------ MATERIAL TO PROCESS ------
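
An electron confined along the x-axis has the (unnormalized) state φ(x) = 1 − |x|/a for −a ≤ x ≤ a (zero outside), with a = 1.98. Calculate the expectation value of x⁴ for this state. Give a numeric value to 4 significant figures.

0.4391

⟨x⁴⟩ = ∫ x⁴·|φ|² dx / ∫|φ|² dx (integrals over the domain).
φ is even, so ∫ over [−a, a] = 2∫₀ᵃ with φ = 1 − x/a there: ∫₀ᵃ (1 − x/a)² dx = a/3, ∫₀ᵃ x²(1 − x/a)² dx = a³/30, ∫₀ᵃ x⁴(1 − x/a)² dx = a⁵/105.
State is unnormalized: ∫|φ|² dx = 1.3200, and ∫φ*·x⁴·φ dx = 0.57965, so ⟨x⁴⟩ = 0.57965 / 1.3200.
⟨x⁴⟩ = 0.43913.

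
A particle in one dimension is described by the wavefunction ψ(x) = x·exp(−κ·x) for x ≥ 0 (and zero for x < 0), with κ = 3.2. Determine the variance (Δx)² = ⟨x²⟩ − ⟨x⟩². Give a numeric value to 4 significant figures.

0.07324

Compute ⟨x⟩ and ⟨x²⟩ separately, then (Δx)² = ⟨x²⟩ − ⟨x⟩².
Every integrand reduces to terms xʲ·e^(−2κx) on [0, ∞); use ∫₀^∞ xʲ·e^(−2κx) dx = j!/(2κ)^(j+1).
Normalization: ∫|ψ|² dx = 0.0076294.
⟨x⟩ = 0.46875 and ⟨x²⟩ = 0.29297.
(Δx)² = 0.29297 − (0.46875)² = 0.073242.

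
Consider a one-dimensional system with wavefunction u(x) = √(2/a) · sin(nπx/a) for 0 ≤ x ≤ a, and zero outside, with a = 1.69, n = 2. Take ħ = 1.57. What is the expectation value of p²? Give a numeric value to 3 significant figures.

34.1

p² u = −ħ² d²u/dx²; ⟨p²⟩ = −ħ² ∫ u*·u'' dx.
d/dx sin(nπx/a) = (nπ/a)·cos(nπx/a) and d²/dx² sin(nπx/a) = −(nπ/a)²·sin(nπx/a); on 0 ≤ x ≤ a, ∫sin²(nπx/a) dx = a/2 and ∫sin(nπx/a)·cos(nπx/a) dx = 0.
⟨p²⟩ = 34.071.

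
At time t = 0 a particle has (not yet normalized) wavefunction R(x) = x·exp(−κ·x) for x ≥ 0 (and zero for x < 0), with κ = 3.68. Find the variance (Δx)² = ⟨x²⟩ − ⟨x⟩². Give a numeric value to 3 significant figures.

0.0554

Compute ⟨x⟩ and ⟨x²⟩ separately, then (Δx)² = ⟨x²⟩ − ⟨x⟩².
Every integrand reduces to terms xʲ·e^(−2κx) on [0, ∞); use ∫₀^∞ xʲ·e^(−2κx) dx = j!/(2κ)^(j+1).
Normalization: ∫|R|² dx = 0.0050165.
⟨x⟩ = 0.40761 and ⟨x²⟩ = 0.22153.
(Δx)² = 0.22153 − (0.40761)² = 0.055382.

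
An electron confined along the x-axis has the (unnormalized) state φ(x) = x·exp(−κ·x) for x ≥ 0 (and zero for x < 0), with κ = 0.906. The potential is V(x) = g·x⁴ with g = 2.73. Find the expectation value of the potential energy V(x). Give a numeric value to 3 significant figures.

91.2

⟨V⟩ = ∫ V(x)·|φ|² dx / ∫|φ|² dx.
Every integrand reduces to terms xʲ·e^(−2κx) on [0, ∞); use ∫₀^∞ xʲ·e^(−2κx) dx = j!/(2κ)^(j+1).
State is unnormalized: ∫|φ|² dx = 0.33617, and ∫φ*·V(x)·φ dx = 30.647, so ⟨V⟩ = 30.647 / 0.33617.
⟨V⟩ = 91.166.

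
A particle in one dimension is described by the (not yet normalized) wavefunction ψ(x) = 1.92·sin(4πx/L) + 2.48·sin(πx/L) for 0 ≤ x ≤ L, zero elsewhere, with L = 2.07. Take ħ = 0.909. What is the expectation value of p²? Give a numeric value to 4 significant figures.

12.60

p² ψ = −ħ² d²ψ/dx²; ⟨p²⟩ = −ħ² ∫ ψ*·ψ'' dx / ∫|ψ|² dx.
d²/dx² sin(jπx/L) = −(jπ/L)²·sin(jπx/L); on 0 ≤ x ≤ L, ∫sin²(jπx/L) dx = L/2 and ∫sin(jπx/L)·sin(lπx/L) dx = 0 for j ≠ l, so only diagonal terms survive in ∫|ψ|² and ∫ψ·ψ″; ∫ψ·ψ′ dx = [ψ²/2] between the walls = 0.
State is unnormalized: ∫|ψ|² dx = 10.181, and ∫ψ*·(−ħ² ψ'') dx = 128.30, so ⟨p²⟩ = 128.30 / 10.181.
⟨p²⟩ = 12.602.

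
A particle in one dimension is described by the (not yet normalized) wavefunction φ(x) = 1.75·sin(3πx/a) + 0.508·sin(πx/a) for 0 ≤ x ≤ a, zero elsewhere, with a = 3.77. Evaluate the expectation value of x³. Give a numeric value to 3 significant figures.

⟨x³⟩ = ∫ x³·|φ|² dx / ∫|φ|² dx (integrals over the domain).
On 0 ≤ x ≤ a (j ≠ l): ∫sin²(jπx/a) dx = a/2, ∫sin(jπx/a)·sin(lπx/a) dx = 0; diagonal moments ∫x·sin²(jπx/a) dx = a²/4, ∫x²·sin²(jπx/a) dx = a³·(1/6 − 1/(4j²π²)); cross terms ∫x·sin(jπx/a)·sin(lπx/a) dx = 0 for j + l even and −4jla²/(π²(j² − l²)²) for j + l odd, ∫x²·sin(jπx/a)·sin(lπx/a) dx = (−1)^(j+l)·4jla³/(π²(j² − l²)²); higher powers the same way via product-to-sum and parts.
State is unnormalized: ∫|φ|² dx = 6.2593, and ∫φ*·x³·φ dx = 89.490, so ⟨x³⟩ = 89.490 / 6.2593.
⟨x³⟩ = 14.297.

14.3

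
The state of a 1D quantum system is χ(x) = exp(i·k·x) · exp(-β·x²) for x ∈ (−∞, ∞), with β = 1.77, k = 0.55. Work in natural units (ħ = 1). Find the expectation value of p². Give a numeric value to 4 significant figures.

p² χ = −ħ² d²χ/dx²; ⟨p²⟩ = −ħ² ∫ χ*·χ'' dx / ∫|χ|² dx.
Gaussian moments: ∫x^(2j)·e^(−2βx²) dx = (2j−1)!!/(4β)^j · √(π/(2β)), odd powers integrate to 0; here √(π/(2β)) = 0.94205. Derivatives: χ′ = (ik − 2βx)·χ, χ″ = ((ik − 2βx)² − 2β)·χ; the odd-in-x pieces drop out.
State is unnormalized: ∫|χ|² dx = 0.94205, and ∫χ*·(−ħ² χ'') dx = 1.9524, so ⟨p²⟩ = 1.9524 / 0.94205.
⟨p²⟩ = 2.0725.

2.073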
------
• _WORK TO COMPLETE_
Transcribe the listing in full, line by line.

• _FINAL ANSWER_
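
An electron confined along the x-axis has the (unnormalized) state φ(x) = 1 − |x|/a for −a ≤ x ≤ a (zero outside), with a = 1.98. Calculate the expectation value of x⁴ for this state. Give a numeric value to 4 significant figures.

0.4391

⟨x⁴⟩ = ∫ x⁴·|φ|² dx / ∫|φ|² dx (integrals over the domain).
φ is even, so ∫ over [−a, a] = 2∫₀ᵃ with φ = 1 − x/a there: ∫₀ᵃ (1 − x/a)² dx = a/3, ∫₀ᵃ x²(1 − x/a)² dx = a³/30, ∫₀ᵃ x⁴(1 − x/a)² dx = a⁵/105.
State is unnormalized: ∫|φ|² dx = 1.3200, and ∫φ*·x⁴·φ dx = 0.57965, so ⟨x⁴⟩ = 0.57965 / 1.3200.
⟨x⁴⟩ = 0.43913.

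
A particle in one dimension is described by the wavefunction ψ(x) = x·exp(−κ·x) for x ≥ 0 (and zero for x < 0), with κ = 3.2. Determine the variance (Δx)² = ⟨x²⟩ − ⟨x⟩². Give a numeric value to 4 significant figures.

0.07324

Compute ⟨x⟩ and ⟨x²⟩ separately, then (Δx)² = ⟨x²⟩ − ⟨x⟩².
Every integrand reduces to terms xʲ·e^(−2κx) on [0, ∞); use ∫₀^∞ xʲ·e^(−2κx) dx = j!/(2κ)^(j+1).
Normalization: ∫|ψ|² dx = 0.0076294.
⟨x⟩ = 0.46875 and ⟨x²⟩ = 0.29297.
(Δx)² = 0.29297 − (0.46875)² = 0.073242.

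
Consider a one-dimensional system with wavefunction u(x) = √(2/a) · sin(nπx/a) for 0 ≤ x ≤ a, and zero outside, with a = 1.69, n = 2. Take ħ = 1.57. What is the expectation value of p²? Give a numeric value to 3 significant figures.

34.1

p² u = −ħ² d²u/dx²; ⟨p²⟩ = −ħ² ∫ u*·u'' dx.
d/dx sin(nπx/a) = (nπ/a)·cos(nπx/a) and d²/dx² sin(nπx/a) = −(nπ/a)²·sin(nπx/a); on 0 ≤ x ≤ a, ∫sin²(nπx/a) dx = a/2 and ∫sin(nπx/a)·cos(nπx/a) dx = 0.
⟨p²⟩ = 34.071.

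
At time t = 0 a particle has (not yet normalized) wavefunction R(x) = x·exp(−κ·x) for x ≥ 0 (and zero for x < 0), with κ = 3.68. Find the variance (Δx)² = ⟨x²⟩ − ⟨x⟩². Give a numeric value to 3 significant figures.

0.0554

Compute ⟨x⟩ and ⟨x²⟩ separately, then (Δx)² = ⟨x²⟩ − ⟨x⟩².
Every integrand reduces to terms xʲ·e^(−2κx) on [0, ∞); use ∫₀^∞ xʲ·e^(−2κx) dx = j!/(2κ)^(j+1).
Normalization: ∫|R|² dx = 0.0050165.
⟨x⟩ = 0.40761 and ⟨x²⟩ = 0.22153.
(Δx)² = 0.22153 − (0.40761)² = 0.055382.

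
An electron confined along the x-axis has the (unnormalized) state φ(x) = x·exp(−κ·x) for x ≥ 0 (and zero for x < 0), with κ = 0.906. The potential is V(x) = g·x⁴ with g = 2.73. Find the expectation value of the potential energy V(x). Give a numeric value to 3 significant figures.

91.2

⟨V⟩ = ∫ V(x)·|φ|² dx / ∫|φ|² dx.
Every integrand reduces to terms xʲ·e^(−2κx) on [0, ∞); use ∫₀^∞ xʲ·e^(−2κx) dx = j!/(2κ)^(j+1).
State is unnormalized: ∫|φ|² dx = 0.33617, and ∫φ*·V(x)·φ dx = 30.647, so ⟨V⟩ = 30.647 / 0.33617.
⟨V⟩ = 91.166.

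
A particle in one dimension is described by the (not yet normalized) wavefunction ψ(x) = 1.92·sin(4πx/L) + 2.48·sin(πx/L) for 0 ≤ x ≤ L, zero elsewhere, with L = 2.07. Take ħ = 0.909. What is the expectation value of p²? Give a numeric value to 4 significant figures.

12.60

p² ψ = −ħ² d²ψ/dx²; ⟨p²⟩ = −ħ² ∫ ψ*·ψ'' dx / ∫|ψ|² dx.
d²/dx² sin(jπx/L) = −(jπ/L)²·sin(jπx/L); on 0 ≤ x ≤ L, ∫sin²(jπx/L) dx = L/2 and ∫sin(jπx/L)·sin(lπx/L) dx = 0 for j ≠ l, so only diagonal terms survive in ∫|ψ|² and ∫ψ·ψ″; ∫ψ·ψ′ dx = [ψ²/2] between the walls = 0.
State is unnormalized: ∫|ψ|² dx = 10.181, and ∫ψ*·(−ħ² ψ'') dx = 128.30, so ⟨p²⟩ = 128.30 / 10.181.
⟨p²⟩ = 12.602.

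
A particle in one dimension is described by the (not yet normalized) wavefunction φ(x) = 1.75·sin(3πx/a) + 0.508·sin(πx/a) for 0 ≤ x ≤ a, zero elsewhere, with a = 3.77. Evaluate the expectation value of x³. Give a numeric value to 3 significant figures.

⟨x³⟩ = ∫ x³·|φ|² dx / ∫|φ|² dx (integrals over the domain).
On 0 ≤ x ≤ a (j ≠ l): ∫sin²(jπx/a) dx = a/2, ∫sin(jπx/a)·sin(lπx/a) dx = 0; diagonal moments ∫x·sin²(jπx/a) dx = a²/4, ∫x²·sin²(jπx/a) dx = a³·(1/6 − 1/(4j²π²)); cross terms ∫x·sin(jπx/a)·sin(lπx/a) dx = 0 for j + l even and −4jla²/(π²(j² − l²)²) for j + l odd, ∫x²·sin(jπx/a)·sin(lπx/a) dx = (−1)^(j+l)·4jla³/(π²(j² − l²)²); higher powers the same way via product-to-sum and parts.
State is unnormalized: ∫|φ|² dx = 6.2593, and ∫φ*·x³·φ dx = 89.490, so ⟨x³⟩ = 89.490 / 6.2593.
⟨x³⟩ = 14.297.

14.3

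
The state of a 1D quantum system is χ(x) = exp(i·k·x) · exp(-β·x²) for x ∈ (−∞, ∞), with β = 1.77, k = 0.55. Work in natural units (ħ = 1). Find the expectation value of p². Give a numeric value to 4 significant figures.

p² χ = −ħ² d²χ/dx²; ⟨p²⟩ = −ħ² ∫ χ*·χ'' dx / ∫|χ|² dx.
Gaussian moments: ∫x^(2j)·e^(−2βx²) dx = (2j−1)!!/(4β)^j · √(π/(2β)), odd powers integrate to 0; here √(π/(2β)) = 0.94205. Derivatives: χ′ = (ik − 2βx)·χ, χ″ = ((ik − 2βx)² − 2β)·χ; the odd-in-x pieces drop out.
State is unnormalized: ∫|χ|² dx = 0.94205, and ∫χ*·(−ħ² χ'') dx = 1.9524, so ⟨p²⟩ = 1.9524 / 0.94205.
⟨p²⟩ = 2.0725.

2.073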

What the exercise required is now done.